Records drawn from a dataset:
________________________

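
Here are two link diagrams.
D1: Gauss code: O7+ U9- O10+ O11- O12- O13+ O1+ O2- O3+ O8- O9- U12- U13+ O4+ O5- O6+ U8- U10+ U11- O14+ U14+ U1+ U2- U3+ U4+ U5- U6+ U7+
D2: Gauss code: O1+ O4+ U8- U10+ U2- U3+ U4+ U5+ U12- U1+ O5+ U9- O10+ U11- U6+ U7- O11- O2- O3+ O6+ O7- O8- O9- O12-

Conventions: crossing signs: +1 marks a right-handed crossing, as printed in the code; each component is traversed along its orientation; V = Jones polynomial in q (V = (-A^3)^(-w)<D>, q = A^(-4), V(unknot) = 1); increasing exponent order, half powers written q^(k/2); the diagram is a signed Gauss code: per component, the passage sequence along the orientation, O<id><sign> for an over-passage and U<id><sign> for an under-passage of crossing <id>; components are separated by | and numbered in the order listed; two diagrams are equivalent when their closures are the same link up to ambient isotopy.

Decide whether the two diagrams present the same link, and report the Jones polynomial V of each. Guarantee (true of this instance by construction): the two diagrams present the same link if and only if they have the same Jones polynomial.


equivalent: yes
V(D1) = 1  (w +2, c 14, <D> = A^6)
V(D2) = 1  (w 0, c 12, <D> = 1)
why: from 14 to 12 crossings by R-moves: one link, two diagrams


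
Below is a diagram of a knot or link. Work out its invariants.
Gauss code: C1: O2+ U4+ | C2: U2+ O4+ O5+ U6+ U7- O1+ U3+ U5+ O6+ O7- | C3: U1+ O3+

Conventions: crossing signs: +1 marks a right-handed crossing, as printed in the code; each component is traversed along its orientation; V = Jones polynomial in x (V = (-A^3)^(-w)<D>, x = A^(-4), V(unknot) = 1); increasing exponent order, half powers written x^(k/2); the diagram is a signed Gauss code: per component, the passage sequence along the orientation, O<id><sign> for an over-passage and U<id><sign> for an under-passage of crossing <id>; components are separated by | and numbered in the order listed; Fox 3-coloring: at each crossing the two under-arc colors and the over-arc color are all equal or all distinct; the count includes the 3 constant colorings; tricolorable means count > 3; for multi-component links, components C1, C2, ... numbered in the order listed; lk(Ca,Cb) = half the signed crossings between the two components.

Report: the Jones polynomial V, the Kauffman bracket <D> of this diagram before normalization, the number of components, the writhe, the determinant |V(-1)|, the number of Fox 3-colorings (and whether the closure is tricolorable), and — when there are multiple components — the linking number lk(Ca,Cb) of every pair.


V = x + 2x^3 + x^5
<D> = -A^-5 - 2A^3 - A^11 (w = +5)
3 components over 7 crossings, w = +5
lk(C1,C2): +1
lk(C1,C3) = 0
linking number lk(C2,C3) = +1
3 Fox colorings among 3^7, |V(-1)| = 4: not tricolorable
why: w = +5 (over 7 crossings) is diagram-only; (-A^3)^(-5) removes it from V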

________________________

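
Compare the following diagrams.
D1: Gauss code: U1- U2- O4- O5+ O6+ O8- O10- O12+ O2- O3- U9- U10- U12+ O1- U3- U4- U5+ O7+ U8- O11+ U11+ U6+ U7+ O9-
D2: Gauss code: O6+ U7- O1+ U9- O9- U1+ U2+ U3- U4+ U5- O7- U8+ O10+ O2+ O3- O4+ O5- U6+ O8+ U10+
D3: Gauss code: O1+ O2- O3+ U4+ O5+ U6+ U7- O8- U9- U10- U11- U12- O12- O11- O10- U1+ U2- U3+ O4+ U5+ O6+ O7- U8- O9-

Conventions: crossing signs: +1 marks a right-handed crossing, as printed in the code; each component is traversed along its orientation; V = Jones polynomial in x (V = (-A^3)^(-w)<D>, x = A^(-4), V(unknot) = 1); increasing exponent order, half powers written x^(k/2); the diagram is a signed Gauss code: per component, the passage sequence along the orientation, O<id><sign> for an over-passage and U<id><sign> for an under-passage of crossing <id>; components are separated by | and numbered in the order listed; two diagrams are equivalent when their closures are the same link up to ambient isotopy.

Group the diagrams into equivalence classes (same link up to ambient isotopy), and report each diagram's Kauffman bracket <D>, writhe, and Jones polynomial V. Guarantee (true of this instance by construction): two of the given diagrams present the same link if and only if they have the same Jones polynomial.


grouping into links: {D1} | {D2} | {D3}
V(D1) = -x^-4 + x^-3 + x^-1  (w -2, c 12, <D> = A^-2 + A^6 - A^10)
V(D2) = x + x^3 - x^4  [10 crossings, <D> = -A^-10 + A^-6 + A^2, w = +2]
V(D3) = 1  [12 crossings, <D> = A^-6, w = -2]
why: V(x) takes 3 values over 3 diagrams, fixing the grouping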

________________________

→ Task
Go through the records above. Copy each line in which the string "their" appears.

→ Result of the exercise
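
Conventions: crossing signs: +1 marks a right-handed crossing, as printed in the code; each component is traversed along its orientation; V = Jones polynomial in q (V = (-A^3)^(-w)<D>, q = A^(-4), V(unknot) = 1); increasing exponent order, half powers written q^(k/2); the diagram is a signed Gauss code: per component, the passage sequence along the orientation, O<id><sign> for an over-passage and U<id><sign> for an under-passage of crossing <id>; components are separated by | and numbered in the order listed; two diagrams are equivalent when their closures are the same link up to ambient isotopy.
Conventions: crossing signs: +1 marks a right-handed crossing, as printed in the code; each component is traversed along its orientation; V = Jones polynomial in x (V = (-A^3)^(-w)<D>, x = A^(-4), V(unknot) = 1); increasing exponent order, half powers written x^(k/2); the diagram is a signed Gauss code: per component, the passage sequence along the orientation, O<id><sign> for an over-passage and U<id><sign> for an under-passage of crossing <id>; components are separated by | and numbered in the order listed; two diagrams are equivalent when their closures are the same link up to ambient isotopy.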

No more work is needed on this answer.